━━━━━ DATA IN THIS EXERCISE ━━━━━

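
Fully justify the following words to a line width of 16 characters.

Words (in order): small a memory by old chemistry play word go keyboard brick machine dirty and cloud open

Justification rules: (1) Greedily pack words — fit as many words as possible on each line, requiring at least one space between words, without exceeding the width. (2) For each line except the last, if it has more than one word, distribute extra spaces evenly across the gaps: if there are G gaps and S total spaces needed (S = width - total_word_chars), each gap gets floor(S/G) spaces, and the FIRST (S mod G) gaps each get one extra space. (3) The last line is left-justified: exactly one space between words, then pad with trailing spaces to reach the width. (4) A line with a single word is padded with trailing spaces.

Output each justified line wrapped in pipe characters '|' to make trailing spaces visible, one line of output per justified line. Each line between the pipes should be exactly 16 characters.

Line 1: ['small', 'a', 'memory'] (min_width=14, slack=2)
Line 2: ['by', 'old', 'chemistry'] (min_width=16, slack=0)
Line 3: ['play', 'word', 'go'] (min_width=12, slack=4)
Line 4: ['keyboard', 'brick'] (min_width=14, slack=2)
Line 5: ['machine', 'dirty'] (min_width=13, slack=3)
Line 6: ['and', 'cloud', 'open'] (min_width=14, slack=2)

Answer: |small  a  memory|
|by old chemistry|
|play   word   go|
|keyboard   brick|
|machine    dirty|
|and cloud open  |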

━━━━━

Return each line of the data exactly as it was given.

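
Fully justify the following words to a line width of 16 characters.

Words (in order): small a memory by old chemistry play word go keyboard brick machine dirty and cloud open

Justification rules: (1) Greedily pack words — fit as many words as possible on each line, requiring at least one space between words, without exceeding the width. (2) For each line except the last, if it has more than one word, distribute extra spaces evenly across the gaps: if there are G gaps and S total spaces needed (S = width - total_word_chars), each gap gets floor(S/G) spaces, and the FIRST (S mod G) gaps each get one extra space. (3) The last line is left-justified: exactly one space between words, then pad with trailing spaces to reach the width. (4) A line with a single word is padded with trailing spaces.

Output each justified line wrapped in pipe characters '|' to make trailing spaces visible, one line of output per justified line. Each line between the pipes should be exactly 16 characters.

Line 1: ['small', 'a', 'memory'] (min_width=14, slack=2)
Line 2: ['by', 'old', 'chemistry'] (min_width=16, slack=0)
Line 3: ['play', 'word', 'go'] (min_width=12, slack=4)
Line 4: ['keyboard', 'brick'] (min_width=14, slack=2)
Line 5: ['machine', 'dirty'] (min_width=13, slack=3)
Line 6: ['and', 'cloud', 'open'] (min_width=14, slack=2)

Answer: |small  a  memory|
|by old chemistry|
|play   word   go|
|keyboard   brick|
|machine    dirty|
|and cloud open  |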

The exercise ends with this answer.